## Work order
Repeat the lines below exactly as written, please, from the line with "Summarize 2 contiguous" to the line with "How long to", both lines included, and no others.

## Source records
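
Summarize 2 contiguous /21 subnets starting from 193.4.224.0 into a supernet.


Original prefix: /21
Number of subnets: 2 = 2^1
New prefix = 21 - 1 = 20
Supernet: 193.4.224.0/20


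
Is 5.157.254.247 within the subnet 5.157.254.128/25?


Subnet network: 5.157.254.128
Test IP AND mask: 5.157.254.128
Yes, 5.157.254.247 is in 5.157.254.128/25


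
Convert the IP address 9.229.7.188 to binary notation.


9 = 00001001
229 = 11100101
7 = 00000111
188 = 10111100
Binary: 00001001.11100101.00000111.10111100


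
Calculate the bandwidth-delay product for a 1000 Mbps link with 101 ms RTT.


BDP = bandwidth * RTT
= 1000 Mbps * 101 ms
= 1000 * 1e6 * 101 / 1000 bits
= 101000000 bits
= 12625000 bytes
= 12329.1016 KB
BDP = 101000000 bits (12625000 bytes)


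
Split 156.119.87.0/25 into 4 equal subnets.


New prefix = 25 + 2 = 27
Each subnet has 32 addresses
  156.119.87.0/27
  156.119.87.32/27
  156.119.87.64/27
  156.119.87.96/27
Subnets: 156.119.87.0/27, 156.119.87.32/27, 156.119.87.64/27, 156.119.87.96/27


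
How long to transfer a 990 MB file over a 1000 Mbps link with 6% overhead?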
* * *
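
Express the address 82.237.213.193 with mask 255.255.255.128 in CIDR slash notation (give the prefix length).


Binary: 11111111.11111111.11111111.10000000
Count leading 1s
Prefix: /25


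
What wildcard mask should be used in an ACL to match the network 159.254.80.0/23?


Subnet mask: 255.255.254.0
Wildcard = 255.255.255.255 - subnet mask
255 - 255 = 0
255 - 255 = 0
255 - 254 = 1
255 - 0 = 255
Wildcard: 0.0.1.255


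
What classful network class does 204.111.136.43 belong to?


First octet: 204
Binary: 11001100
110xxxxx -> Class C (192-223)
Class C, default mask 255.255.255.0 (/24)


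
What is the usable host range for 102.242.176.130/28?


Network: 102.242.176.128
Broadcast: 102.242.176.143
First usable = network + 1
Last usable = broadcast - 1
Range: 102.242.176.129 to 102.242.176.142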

## Result below
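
Summarize 2 contiguous /21 subnets starting from 193.4.224.0 into a supernet.


Original prefix: /21
Number of subnets: 2 = 2^1
New prefix = 21 - 1 = 20
Supernet: 193.4.224.0/20


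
Is 5.157.254.247 within the subnet 5.157.254.128/25?


Subnet network: 5.157.254.128
Test IP AND mask: 5.157.254.128
Yes, 5.157.254.247 is in 5.157.254.128/25


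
Convert the IP address 9.229.7.188 to binary notation.


9 = 00001001
229 = 11100101
7 = 00000111
188 = 10111100
Binary: 00001001.11100101.00000111.10111100


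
Calculate the bandwidth-delay product for a 1000 Mbps link with 101 ms RTT.


BDP = bandwidth * RTT
= 1000 Mbps * 101 ms
= 1000 * 1e6 * 101 / 1000 bits
= 101000000 bits
= 12625000 bytes
= 12329.1016 KB
BDP = 101000000 bits (12625000 bytes)


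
Split 156.119.87.0/25 into 4 equal subnets.


New prefix = 25 + 2 = 27
Each subnet has 32 addresses
  156.119.87.0/27
  156.119.87.32/27
  156.119.87.64/27
  156.119.87.96/27
Subnets: 156.119.87.0/27, 156.119.87.32/27, 156.119.87.64/27, 156.119.87.96/27


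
How long to transfer a 990 MB file over a 1000 Mbps link with 6% overhead?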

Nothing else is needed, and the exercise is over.